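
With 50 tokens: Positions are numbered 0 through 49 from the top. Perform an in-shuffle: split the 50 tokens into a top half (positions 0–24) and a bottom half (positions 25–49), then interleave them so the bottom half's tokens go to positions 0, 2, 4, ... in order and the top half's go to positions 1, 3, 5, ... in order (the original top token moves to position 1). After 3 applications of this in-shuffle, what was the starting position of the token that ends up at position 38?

23

Work backwards from position 38, undoing one in-shuffle at a time:
38 ← 44 ← 47 ← 23
So the token now at position 38 started at position 23.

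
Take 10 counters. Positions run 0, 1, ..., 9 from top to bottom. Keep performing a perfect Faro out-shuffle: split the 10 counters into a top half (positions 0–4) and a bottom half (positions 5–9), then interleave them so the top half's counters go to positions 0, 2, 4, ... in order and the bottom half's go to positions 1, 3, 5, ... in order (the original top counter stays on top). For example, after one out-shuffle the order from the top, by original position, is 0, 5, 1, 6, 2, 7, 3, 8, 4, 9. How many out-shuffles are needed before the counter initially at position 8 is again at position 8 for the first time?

6

Follow position 8 under repeated out-shuffles:
8 → 7 → 5 → 1 → 2 → 4 → 8
It first returns after 6 out-shuffles.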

Exercise goal: Give every part of the material again, exactly as written.

Response:
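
With 50 tokens: Positions are numbered 0 through 49 from the top. Perform an in-shuffle: split the 50 tokens into a top half (positions 0–24) and a bottom half (positions 25–49), then interleave them so the bottom half's tokens go to positions 0, 2, 4, ... in order and the top half's go to positions 1, 3, 5, ... in order (the original top token moves to position 1). After 3 applications of this in-shuffle, what was the starting position of the token that ends up at position 38?

23

Work backwards from position 38, undoing one in-shuffle at a time:
38 ← 44 ← 47 ← 23
So the token now at position 38 started at position 23.

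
Take 10 counters. Positions run 0, 1, ..., 9 from top to bottom. Keep performing a perfect Faro out-shuffle: split the 10 counters into a top half (positions 0–4) and a bottom half (positions 5–9), then interleave them so the top half's counters go to positions 0, 2, 4, ... in order and the bottom half's go to positions 1, 3, 5, ... in order (the original top counter stays on top). For example, after one out-shuffle the order from the top, by original position, is 0, 5, 1, 6, 2, 7, 3, 8, 4, 9. How many out-shuffles are needed before the counter initially at position 8 is again at position 8 for the first time?

6

Follow position 8 under repeated out-shuffles:
8 → 7 → 5 → 1 → 2 → 4 → 8
It first returns after 6 out-shuffles.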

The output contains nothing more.